- TASK PROMPT -
Write out exactly the lines of the entries below from the one holding "Escrowed items on the" to the one holding "- Homeowner's insurance: $2,560.20 per year", inclusive, and leave out all other lines.

*** Block opens ***

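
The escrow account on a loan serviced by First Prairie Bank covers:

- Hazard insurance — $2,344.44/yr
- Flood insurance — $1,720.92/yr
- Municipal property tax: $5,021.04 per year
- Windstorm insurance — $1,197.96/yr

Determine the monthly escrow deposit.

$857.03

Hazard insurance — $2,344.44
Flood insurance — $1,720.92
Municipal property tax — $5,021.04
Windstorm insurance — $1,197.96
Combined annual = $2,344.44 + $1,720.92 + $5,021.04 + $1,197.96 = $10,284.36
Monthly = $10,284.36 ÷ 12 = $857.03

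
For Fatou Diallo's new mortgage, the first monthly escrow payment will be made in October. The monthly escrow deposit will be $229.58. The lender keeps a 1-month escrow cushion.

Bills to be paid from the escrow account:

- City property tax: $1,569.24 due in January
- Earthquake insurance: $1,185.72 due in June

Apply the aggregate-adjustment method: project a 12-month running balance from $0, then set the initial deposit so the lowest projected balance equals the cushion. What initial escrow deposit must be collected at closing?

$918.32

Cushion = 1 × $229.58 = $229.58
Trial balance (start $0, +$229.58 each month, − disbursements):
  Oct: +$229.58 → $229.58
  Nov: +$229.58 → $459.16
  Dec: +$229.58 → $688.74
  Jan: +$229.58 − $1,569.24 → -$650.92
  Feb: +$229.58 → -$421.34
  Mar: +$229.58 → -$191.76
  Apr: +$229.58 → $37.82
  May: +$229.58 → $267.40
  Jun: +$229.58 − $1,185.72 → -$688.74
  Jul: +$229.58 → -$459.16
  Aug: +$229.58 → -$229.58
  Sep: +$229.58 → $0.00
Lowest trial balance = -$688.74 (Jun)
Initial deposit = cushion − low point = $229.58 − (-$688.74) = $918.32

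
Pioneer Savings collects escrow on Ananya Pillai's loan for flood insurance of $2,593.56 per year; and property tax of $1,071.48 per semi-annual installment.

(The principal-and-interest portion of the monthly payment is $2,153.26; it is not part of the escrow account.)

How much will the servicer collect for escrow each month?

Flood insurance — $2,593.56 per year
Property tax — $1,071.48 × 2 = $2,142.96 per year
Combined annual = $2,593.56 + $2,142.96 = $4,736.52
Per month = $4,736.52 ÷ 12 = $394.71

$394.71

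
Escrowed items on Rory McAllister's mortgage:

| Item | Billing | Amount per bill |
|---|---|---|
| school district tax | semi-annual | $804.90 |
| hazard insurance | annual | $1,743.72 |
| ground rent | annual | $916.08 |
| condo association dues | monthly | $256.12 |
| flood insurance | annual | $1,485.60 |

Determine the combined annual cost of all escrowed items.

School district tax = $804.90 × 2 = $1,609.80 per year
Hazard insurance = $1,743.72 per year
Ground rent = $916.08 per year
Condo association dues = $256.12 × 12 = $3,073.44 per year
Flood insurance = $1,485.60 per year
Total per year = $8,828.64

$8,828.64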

*** Block closes ***
*** Block opens ***

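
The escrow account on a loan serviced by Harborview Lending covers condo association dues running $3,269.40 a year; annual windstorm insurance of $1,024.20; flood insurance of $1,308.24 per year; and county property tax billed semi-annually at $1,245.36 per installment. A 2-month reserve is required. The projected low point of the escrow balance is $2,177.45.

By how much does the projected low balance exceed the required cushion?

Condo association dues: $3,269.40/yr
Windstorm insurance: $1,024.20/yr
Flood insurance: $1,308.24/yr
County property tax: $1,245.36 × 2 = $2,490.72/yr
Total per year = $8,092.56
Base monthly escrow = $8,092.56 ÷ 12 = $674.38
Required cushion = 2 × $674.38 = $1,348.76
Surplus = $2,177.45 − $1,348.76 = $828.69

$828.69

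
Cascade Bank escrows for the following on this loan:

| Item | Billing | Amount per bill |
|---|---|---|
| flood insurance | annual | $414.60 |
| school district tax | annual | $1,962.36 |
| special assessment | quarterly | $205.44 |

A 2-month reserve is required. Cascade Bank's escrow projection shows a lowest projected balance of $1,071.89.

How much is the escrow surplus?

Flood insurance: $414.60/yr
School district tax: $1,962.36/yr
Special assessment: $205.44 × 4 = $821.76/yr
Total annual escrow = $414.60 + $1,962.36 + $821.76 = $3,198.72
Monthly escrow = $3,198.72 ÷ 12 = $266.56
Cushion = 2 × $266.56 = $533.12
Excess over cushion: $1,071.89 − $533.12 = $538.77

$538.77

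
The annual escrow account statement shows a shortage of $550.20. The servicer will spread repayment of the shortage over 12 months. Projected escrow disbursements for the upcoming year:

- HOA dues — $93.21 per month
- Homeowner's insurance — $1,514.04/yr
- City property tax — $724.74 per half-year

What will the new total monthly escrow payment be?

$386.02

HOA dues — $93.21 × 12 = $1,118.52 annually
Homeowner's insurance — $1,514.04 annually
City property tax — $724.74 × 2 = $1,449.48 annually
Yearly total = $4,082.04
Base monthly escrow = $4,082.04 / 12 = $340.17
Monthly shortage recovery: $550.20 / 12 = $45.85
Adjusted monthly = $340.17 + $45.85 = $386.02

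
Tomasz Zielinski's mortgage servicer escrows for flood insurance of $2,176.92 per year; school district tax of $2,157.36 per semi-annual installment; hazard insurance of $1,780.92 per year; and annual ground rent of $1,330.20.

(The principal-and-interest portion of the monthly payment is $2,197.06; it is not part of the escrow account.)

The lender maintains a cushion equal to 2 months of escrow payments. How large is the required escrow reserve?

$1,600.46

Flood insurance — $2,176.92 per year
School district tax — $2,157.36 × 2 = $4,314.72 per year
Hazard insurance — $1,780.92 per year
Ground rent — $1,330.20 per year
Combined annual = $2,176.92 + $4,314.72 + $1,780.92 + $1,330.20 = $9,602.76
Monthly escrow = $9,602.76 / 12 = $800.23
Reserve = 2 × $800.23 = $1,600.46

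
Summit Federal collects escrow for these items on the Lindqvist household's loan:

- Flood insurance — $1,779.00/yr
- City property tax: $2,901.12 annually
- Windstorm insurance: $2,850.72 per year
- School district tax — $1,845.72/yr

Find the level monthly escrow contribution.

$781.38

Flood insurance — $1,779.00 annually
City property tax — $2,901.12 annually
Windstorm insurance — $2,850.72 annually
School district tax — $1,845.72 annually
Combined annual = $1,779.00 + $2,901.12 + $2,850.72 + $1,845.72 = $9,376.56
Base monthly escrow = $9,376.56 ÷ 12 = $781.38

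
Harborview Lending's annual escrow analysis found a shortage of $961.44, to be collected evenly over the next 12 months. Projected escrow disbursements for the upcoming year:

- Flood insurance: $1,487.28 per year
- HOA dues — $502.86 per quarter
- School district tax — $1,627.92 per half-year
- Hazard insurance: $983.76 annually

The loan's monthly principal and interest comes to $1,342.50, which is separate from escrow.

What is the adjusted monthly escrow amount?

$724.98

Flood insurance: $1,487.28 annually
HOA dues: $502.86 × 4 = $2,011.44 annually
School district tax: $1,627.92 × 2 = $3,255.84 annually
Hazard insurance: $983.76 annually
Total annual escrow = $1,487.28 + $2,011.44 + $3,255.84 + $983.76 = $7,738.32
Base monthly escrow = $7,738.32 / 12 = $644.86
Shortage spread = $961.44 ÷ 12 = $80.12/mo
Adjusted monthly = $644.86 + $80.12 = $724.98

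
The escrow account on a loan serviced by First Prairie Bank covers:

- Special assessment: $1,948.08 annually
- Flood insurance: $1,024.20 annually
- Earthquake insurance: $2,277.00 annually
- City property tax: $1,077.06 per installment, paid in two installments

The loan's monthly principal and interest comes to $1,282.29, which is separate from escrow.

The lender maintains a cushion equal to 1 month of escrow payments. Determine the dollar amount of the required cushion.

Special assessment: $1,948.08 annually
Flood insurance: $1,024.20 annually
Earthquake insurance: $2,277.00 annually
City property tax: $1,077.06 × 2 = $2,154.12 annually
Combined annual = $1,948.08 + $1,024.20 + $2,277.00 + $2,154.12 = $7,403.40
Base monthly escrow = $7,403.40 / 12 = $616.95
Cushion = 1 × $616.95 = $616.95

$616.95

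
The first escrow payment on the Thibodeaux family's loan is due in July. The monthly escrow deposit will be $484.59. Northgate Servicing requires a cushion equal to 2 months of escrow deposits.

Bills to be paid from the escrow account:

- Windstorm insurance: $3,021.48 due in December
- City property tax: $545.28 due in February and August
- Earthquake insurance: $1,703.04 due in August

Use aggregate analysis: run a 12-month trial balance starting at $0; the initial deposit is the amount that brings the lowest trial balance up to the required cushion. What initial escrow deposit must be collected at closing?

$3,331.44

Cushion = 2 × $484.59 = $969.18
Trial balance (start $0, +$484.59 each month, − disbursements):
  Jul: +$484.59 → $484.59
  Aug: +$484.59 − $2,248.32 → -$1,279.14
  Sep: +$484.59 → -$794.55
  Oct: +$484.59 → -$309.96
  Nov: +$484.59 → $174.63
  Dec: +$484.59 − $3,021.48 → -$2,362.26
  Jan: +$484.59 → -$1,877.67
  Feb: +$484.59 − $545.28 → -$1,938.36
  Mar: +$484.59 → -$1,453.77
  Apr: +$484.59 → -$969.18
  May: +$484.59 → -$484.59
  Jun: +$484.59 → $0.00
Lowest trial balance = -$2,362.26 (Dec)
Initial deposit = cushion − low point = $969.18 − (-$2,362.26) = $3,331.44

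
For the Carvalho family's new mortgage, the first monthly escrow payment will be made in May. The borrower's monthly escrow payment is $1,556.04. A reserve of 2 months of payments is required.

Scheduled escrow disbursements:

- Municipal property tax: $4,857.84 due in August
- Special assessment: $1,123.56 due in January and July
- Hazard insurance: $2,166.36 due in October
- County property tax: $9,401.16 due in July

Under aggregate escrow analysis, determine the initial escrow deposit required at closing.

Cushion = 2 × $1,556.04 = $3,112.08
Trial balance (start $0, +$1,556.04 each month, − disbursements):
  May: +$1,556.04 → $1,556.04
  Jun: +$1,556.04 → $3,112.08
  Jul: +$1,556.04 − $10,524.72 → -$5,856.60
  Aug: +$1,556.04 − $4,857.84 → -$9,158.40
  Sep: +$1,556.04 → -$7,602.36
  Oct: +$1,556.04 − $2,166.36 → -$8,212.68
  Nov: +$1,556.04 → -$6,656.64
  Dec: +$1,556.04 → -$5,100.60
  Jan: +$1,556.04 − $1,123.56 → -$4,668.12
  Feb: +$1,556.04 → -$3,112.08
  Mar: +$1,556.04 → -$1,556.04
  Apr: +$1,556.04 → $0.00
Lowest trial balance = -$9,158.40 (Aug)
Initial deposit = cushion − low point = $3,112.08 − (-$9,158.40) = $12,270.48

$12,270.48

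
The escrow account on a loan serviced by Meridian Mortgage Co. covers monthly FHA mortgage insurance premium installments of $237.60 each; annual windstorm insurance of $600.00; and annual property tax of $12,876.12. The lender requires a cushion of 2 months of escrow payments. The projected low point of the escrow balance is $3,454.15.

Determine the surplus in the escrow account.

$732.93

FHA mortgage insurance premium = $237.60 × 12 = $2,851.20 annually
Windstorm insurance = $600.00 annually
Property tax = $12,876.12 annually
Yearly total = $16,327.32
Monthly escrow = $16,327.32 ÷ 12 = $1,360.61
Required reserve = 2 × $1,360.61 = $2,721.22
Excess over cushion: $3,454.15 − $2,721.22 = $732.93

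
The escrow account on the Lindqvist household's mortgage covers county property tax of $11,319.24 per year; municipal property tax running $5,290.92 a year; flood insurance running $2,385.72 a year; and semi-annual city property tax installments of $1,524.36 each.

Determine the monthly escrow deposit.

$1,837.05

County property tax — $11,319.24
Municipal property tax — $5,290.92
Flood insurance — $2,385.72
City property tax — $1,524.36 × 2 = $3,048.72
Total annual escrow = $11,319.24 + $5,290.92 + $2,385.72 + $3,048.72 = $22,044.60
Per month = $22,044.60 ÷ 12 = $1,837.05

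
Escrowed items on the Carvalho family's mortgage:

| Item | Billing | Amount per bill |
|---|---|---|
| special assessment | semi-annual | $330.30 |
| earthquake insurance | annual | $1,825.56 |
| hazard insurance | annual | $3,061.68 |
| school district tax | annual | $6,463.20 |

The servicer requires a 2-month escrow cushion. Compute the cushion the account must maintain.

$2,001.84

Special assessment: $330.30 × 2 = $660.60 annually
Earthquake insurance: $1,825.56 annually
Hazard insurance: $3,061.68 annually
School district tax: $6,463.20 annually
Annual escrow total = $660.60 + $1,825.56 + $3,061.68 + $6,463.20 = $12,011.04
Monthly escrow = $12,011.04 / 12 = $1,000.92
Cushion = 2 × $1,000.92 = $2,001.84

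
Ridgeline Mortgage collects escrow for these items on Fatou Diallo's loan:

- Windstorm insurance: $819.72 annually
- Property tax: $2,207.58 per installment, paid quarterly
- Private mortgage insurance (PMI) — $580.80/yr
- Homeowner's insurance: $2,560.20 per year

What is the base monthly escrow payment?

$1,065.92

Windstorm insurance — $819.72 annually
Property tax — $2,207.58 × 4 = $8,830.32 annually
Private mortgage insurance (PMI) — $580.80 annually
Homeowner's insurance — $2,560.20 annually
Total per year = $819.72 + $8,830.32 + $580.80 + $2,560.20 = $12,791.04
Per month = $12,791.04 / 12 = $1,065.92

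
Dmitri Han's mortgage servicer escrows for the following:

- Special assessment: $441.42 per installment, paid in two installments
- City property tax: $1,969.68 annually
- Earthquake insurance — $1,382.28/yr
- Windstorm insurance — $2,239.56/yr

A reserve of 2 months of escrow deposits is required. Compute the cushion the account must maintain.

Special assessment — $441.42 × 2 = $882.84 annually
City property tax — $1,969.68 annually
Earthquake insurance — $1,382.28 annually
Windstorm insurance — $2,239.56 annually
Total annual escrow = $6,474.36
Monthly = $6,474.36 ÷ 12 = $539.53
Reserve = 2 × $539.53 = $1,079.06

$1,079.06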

*** Block closes ***
*** Block opens ***

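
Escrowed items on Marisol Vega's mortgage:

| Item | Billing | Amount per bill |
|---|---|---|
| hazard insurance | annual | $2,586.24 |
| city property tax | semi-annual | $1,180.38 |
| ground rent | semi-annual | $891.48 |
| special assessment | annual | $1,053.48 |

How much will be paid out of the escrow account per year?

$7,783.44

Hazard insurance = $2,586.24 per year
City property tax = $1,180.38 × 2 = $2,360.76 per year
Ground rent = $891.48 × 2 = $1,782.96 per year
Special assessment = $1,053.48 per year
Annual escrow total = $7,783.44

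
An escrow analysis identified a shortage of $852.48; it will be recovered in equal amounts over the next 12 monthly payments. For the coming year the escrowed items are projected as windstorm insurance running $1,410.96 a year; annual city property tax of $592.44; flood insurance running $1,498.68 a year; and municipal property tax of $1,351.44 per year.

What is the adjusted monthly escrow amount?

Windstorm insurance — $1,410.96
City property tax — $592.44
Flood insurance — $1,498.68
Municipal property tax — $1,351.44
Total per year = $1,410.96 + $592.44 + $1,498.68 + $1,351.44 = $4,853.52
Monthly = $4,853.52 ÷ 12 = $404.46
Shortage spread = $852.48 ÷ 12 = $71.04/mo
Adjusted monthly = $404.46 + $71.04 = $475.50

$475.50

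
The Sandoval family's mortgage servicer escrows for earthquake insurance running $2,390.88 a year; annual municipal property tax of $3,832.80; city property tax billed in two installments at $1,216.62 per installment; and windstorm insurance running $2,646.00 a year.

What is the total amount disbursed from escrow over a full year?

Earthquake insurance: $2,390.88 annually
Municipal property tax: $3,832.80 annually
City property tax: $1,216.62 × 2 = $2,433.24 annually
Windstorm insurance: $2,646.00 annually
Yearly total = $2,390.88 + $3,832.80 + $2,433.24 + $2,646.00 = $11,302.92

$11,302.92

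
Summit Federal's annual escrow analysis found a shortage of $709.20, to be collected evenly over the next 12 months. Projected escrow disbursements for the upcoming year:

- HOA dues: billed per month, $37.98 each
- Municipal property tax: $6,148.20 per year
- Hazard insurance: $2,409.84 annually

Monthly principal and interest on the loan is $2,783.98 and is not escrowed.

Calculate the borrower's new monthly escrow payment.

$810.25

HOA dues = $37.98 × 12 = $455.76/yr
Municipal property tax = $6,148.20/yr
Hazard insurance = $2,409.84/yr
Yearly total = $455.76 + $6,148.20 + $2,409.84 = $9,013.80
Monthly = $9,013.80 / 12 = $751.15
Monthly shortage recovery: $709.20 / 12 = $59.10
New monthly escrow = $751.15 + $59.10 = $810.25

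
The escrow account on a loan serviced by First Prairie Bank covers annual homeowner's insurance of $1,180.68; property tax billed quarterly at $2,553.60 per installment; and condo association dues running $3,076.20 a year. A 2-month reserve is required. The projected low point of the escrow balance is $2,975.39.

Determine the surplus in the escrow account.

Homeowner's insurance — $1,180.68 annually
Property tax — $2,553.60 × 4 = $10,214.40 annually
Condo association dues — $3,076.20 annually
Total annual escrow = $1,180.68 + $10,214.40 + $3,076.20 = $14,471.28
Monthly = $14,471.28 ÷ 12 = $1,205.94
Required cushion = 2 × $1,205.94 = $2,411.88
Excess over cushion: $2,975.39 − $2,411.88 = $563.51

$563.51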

*** Block closes ***

- ANSWER TO THE EXERCISE -
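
Escrowed items on the Carvalho family's mortgage:

| Item | Billing | Amount per bill |
|---|---|---|
| special assessment | semi-annual | $330.30 |
| earthquake insurance | annual | $1,825.56 |
| hazard insurance | annual | $3,061.68 |
| school district tax | annual | $6,463.20 |

The servicer requires a 2-month escrow cushion. Compute the cushion the account must maintain.

$2,001.84

Special assessment: $330.30 × 2 = $660.60 annually
Earthquake insurance: $1,825.56 annually
Hazard insurance: $3,061.68 annually
School district tax: $6,463.20 annually
Annual escrow total = $660.60 + $1,825.56 + $3,061.68 + $6,463.20 = $12,011.04
Monthly escrow = $12,011.04 / 12 = $1,000.92
Cushion = 2 × $1,000.92 = $2,001.84

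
Ridgeline Mortgage collects escrow for these items on Fatou Diallo's loan:

- Windstorm insurance: $819.72 annually
- Property tax: $2,207.58 per installment, paid quarterly
- Private mortgage insurance (PMI) — $580.80/yr
- Homeowner's insurance: $2,560.20 per year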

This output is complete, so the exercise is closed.